Your assignment. Search the entries below for the word "Code" and copy each line that has it.
=== Extracted data ===
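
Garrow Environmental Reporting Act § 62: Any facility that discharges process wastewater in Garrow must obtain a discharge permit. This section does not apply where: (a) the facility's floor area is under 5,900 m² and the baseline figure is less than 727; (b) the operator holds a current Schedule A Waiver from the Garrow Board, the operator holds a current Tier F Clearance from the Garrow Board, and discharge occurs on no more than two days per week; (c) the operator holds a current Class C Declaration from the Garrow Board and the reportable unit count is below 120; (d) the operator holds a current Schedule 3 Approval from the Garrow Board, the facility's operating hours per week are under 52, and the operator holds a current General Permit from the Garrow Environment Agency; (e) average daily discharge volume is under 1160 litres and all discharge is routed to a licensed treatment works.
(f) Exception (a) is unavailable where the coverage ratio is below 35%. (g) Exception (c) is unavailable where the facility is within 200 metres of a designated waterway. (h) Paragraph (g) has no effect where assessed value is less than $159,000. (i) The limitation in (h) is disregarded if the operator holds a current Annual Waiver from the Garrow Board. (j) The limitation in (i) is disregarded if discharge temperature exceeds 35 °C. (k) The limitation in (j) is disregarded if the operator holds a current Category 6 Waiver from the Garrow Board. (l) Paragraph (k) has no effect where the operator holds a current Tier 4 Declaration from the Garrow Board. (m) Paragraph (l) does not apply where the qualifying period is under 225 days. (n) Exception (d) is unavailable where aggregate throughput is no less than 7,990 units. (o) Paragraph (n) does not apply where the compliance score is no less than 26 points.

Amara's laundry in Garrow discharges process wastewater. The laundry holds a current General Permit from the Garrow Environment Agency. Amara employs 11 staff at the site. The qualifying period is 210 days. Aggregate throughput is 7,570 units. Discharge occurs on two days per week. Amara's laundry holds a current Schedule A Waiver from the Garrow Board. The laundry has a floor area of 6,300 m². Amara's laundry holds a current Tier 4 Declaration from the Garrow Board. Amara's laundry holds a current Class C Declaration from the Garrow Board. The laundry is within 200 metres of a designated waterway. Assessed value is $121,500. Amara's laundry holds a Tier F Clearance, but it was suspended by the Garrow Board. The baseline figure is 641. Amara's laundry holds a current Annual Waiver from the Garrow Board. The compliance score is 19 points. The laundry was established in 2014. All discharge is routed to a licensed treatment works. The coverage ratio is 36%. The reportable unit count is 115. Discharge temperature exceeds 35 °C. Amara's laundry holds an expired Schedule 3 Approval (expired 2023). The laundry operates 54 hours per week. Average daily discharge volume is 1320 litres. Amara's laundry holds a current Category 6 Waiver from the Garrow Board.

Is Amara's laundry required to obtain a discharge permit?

Exception (a) does not apply: the facility's floor area is 6,300 m², not under 5,900 m².
Exception (b) fails — the Tier F Clearance is not current.
Exception (c): a current Class C Declaration is held; the reportable unit count is 115, below the 120 limit — every condition holds. However, paragraphs (g)–(m) must be considered: (g) operates against (c): the laundry is within 200 m of a designated waterway. (h) would limit (g) — assessed value is $121,500, less than the $159,000 limit — but (i) sets (h) aside: (i) is triggered — a current Annual Waiver is held. (j) would limit (i) — discharge temperature exceeds 35 °C — but (k) sets (j) aside: (k) operates — a current Category 6 Waiver is held. (l) would limit (k) — a current Tier 4 Declaration is held — but (m) sets (l) aside: (m) operates against (l): the qualifying period is 210 days, under the 225 days limit. Exception (c) does not apply.
Exception (d) does not apply: no current Schedule 3 Approval is held.
Exception (e) does not apply: average daily discharge volume is 1320 litres, not under 1160 litres.
No exception applies. The general rule governs.

Yes — Amara's laundry must obtain a discharge permit.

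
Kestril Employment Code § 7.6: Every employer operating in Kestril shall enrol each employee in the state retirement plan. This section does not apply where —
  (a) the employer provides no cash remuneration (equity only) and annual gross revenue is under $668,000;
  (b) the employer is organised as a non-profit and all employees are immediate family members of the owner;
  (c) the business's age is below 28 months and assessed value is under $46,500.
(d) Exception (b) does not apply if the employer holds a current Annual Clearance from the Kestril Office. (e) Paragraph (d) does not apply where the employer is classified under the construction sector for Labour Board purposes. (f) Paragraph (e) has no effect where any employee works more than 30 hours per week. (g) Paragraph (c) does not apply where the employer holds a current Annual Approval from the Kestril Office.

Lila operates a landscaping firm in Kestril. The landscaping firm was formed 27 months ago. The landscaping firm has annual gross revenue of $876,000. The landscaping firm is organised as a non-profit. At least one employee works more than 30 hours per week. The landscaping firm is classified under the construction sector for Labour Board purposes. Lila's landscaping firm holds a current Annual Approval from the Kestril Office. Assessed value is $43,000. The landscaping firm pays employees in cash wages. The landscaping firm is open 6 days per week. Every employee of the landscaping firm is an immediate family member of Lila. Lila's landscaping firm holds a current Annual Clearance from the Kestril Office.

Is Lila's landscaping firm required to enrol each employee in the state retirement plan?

Yes — Lila's landscaping firm must enrol each employee in the state retirement plan.

Exception (a) requires that the employer provides no cash remuneration (equity only); but employees are paid cash wages, so (a) is unavailable.
All of (b)'s requirements are met (the employer is a non-profit; every employee is an immediate family member). However, paragraphs (d)–(f) must be considered: (d) operates against (b): a current Annual Clearance is held. (e) would limit (d) — the landscaping firm is classified under the construction sector — but (f) sets (e) aside: (f) operates — at least one employee exceeds 30 hours/week. (b) is therefore removed.
Exception (c)'s conditions are all satisfied: the business's age is 27 months, below the 28 months limit; assessed value is $43,000, under the $46,500 limit. But: (g) operates against (c): a current Annual Approval is held. (c) is therefore removed.
No exception displaces § 7.6.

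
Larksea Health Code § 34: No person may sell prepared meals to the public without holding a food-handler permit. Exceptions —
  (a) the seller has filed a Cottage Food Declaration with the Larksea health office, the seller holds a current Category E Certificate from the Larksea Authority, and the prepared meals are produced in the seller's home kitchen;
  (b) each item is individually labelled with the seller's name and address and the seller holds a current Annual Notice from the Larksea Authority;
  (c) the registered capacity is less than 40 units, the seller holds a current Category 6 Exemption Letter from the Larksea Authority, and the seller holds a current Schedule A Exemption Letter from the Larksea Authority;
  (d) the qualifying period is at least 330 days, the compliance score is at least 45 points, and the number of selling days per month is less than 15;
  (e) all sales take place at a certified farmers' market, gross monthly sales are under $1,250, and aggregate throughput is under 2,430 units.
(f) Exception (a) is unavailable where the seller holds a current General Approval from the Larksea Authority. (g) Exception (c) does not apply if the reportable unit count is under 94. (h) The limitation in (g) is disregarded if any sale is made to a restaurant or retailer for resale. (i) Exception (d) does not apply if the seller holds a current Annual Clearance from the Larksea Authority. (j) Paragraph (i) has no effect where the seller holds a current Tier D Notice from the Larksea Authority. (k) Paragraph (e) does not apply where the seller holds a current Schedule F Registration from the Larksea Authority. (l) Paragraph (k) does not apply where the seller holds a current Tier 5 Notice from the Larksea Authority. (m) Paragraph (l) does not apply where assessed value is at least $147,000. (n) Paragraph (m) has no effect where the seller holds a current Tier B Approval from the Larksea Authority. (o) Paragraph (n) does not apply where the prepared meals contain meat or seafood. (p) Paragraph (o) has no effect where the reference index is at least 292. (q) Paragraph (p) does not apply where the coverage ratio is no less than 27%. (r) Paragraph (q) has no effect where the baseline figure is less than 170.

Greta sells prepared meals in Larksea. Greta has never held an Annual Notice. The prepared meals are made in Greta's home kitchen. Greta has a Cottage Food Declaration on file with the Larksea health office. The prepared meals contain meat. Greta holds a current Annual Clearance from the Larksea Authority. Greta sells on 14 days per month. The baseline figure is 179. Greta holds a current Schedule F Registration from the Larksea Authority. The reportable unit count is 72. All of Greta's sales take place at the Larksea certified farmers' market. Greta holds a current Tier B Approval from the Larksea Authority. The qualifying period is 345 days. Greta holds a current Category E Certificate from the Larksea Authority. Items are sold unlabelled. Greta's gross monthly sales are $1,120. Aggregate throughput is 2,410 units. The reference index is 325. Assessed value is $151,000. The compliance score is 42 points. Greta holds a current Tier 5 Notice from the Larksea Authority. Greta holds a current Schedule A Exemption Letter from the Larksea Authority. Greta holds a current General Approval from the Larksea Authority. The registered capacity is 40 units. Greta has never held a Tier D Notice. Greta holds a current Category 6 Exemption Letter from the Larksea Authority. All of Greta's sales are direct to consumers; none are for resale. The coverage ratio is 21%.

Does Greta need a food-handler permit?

Exception (a)'s conditions are all satisfied: a Cottage Food Declaration is on file; a current Category E Certificate is held; the prepared meals are home-kitchen produced. But: (f) operates against (a): a current General Approval is held. (a) is therefore removed.
Exception (b) fails — items are sold unlabelled.
Exception (c) fails — the registered capacity is 40 units, not less than 40 units.
Exception (d) fails — the compliance score is 42 points, short of 45 points.
Exception (e): all sales are at a certified farmers' market; gross monthly sales are $1,120, under the $1,250 limit; aggregate throughput is 2,410 units, under the 2,430 units limit — every condition holds. As to paragraphs (k)–(r): (k) operates (a current Schedule F Registration is held), but yields to (l): (l) applies — a current Tier 5 Notice is held. (m) is engaged (assessed value is $151,000, meeting the $147,000 threshold), but yields to (n): (n) operates against (m): a current Tier B Approval is held. (o) would limit (n) — the prepared meals contain meat — but (p) sets (o) aside: (p) applies — the reference index is 325, meeting the 292 threshold. (q) is not triggered (the coverage ratio is 21%, short of 27%), so (p) stands. Exception (e) stands.

No — exception (e) applies; Greta is not required to hold a food-handler permit.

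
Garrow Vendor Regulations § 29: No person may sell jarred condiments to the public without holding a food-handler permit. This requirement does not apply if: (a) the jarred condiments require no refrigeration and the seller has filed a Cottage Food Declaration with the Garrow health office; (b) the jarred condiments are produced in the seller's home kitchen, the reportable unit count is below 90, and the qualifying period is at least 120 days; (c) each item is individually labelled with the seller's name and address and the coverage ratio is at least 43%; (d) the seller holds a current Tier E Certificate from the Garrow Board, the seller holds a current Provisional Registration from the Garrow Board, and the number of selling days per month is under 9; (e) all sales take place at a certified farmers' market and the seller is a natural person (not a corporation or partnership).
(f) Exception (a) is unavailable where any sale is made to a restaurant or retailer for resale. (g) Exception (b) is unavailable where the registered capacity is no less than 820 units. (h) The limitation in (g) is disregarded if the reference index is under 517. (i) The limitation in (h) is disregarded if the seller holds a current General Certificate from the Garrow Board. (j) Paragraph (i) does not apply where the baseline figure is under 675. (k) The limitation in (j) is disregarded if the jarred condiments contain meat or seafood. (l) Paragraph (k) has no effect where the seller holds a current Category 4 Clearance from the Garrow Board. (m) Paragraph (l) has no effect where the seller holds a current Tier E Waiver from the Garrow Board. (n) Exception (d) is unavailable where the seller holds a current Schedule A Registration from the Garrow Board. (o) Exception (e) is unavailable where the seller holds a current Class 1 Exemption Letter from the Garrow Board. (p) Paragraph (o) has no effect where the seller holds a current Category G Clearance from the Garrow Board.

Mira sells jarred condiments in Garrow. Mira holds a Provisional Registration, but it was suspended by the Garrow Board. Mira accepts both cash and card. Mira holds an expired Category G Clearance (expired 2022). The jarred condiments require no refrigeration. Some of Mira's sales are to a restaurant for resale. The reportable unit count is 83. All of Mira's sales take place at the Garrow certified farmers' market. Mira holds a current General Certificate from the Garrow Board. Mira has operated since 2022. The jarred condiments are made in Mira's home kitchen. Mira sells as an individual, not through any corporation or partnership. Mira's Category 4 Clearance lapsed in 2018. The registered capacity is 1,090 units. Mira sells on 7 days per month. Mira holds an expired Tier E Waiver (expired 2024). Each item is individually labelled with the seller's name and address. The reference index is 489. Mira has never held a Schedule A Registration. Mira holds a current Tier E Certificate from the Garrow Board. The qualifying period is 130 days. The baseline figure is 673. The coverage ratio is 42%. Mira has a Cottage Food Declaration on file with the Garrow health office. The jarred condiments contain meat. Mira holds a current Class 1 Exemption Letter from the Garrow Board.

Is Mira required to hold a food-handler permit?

Yes — Mira must hold a food-handler permit.

Exception (a)'s conditions are all satisfied: the jarred condiments are shelf-stable; a Cottage Food Declaration is on file. However, paragraph (f) must be considered: (f) operates against (a): some sales are to a restaurant for resale. (a) is therefore removed.
Exception (b) is satisfied on its face — the jarred condiments are home-kitchen produced; the reportable unit count is 83, below the 90 limit; the qualifying period is 130 days, meeting the 120 days threshold. But: (g) is triggered — the registered capacity is 1,090 units, meeting the 820 units threshold. (h) would limit (g) — the reference index is 489, under the 517 limit — but (i) sets (h) aside: (i) is engaged — a current General Certificate is held. (j) would limit (i) — the baseline figure is 673, under the 675 limit — but (k) sets (j) aside: (k) operates against (j): the jarred condiments contain meat. (l) is inapplicable (the Category 4 Clearance is not current), so (k) stands. Exception (b) does not apply.
Exception (c) requires that the coverage ratio is at least 43%; but the coverage ratio is 42%, short of 43%, so (c) is unavailable.
Exception (d) fails — the Provisional Registration is not current.
Exception (e): all sales are at a certified farmers' market; the seller is a natural person — every condition holds. Turning to paragraphs (o)–(p): (o) is engaged — a current Class 1 Exemption Letter is held. (p) is inapplicable (there is no Category G Clearance in force), so (o) stands. Exception (e) does not apply.
No exception displaces § 29.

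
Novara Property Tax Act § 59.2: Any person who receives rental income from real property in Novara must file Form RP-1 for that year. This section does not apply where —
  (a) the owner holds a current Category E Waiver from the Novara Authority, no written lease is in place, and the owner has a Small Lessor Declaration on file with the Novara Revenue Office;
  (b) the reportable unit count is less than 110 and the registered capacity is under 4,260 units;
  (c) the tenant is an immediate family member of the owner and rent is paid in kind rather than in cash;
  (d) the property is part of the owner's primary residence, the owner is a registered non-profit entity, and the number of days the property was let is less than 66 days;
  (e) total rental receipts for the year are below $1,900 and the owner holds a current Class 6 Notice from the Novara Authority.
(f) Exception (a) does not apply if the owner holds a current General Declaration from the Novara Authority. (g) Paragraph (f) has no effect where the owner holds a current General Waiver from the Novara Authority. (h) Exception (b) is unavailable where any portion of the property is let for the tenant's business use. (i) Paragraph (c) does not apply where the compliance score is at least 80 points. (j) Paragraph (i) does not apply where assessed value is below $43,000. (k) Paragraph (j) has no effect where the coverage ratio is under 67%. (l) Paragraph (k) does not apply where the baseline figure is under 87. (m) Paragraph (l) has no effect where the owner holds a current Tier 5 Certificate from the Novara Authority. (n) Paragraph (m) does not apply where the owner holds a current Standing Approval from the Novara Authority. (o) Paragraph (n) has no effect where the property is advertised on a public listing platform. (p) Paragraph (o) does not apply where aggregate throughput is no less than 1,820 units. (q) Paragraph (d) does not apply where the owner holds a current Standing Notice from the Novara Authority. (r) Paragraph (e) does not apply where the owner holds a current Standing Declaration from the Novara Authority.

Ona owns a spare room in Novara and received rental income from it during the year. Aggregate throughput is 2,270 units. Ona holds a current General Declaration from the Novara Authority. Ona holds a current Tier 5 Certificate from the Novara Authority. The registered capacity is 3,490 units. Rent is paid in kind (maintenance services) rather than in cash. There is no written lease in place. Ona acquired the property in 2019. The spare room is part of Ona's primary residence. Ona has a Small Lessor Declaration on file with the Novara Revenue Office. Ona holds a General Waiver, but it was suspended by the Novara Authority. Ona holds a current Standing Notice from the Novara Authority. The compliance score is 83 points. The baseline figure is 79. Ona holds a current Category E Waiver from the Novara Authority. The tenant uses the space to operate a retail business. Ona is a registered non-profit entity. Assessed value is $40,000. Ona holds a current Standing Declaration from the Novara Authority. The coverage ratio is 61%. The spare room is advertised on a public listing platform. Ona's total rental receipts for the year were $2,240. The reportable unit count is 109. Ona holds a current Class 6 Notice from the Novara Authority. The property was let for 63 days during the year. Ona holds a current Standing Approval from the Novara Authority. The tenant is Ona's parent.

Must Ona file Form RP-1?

No — exception (c) applies; Ona is not required to file Form RP-1.

Exception (a): a current Category E Waiver is held; there is no written lease; a Small Lessor Declaration is on file — every condition holds. However, paragraphs (f)–(g) must be considered: (f) applies — a current General Declaration is held. (g) is not engaged (no current General Waiver is held), so (f) stands. So (a) is unavailable.
Exception (b) is satisfied on its face — the reportable unit count is 109, less than the 110 limit; the registered capacity is 3,490 units, under the 4,260 units limit. But: (h) is engaged — the space is let for business use. (b) is therefore removed.
Exception (c): the tenant is an immediate family member; rent is paid in kind — every condition holds. Applying paragraphs (i)–(p): (i) is engaged (the compliance score is 83 points, meeting the 80 points threshold), but is displaced by (j): (j) is engaged — assessed value is $40,000, below the $43,000 limit. (k) would limit (j) — the coverage ratio is 61%, under the 67% limit — but (l) sets (k) aside: (l) operates against (k): the baseline figure is 79, under the 87 limit. (m) would limit (l) — a current Tier 5 Certificate is held — but (n) sets (m) aside: (n) is engaged — a current Standing Approval is held. (o) is engaged (the property is publicly advertised), but is set aside by (p): (p) operates against (o): aggregate throughput is 2,270 units, meeting the 1,820 units threshold. Exception (c) stands.
Exception (d): the spare room is part of the primary residence; Ona is a registered non-profit; the number of days the property was let is 63 days, less than the 66 days limit — every condition holds. But applying paragraph (q): (q) applies — a current Standing Notice is held. Exception (d) does not apply.
Exception (e) does not apply: total rental receipts for the year are $2,240, not below $1,900.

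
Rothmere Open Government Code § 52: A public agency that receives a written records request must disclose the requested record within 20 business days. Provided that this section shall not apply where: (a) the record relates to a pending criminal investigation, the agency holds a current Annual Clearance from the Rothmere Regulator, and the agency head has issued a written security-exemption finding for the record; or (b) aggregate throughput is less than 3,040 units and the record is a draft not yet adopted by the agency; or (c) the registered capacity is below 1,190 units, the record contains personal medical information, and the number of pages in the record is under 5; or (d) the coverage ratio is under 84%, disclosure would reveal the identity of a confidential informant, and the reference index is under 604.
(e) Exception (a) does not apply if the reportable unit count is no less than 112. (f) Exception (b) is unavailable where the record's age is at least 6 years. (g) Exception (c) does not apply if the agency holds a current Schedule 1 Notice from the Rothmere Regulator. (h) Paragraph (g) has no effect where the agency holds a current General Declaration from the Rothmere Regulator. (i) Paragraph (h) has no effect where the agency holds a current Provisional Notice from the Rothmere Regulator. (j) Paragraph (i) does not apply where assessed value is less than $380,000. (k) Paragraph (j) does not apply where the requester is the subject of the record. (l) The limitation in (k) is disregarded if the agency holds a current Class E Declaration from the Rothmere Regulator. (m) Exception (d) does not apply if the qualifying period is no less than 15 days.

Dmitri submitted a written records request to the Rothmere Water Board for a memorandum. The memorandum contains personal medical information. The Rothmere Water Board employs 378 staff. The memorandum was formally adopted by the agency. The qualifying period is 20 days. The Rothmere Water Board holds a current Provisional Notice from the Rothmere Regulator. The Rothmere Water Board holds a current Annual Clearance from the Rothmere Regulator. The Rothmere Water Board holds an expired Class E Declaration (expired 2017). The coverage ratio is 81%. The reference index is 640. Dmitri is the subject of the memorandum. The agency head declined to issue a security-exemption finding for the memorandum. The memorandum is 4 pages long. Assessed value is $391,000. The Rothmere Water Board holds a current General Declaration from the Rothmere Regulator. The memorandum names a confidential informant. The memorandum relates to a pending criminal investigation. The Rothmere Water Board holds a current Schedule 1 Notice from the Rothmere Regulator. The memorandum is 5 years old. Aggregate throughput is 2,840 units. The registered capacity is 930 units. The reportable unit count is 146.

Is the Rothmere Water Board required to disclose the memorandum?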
===
Result of this exercise.
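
Kestril Employment Code § 7.6: Every employer operating in Kestril shall enrol each employee in the state retirement plan. This section does not apply where —
Larksea Health Code § 34: No person may sell prepared meals to the public without holding a food-handler permit. Exceptions —
Rothmere Open Government Code § 52: A public agency that receives a written records request must disclose the requested record within 20 business days. Provided that this section shall not apply where: (a) the record relates to a pending criminal investigation, the agency holds a current Annual Clearance from the Rothmere Regulator, and the agency head has issued a written security-exemption finding for the record; or (b) aggregate throughput is less than 3,040 units and the record is a draft not yet adopted by the agency; or (c) the registered capacity is below 1,190 units, the record contains personal medical information, and the number of pages in the record is under 5; or (d) the coverage ratio is under 84%, disclosure would reveal the identity of a confidential informant, and the reference index is under 604.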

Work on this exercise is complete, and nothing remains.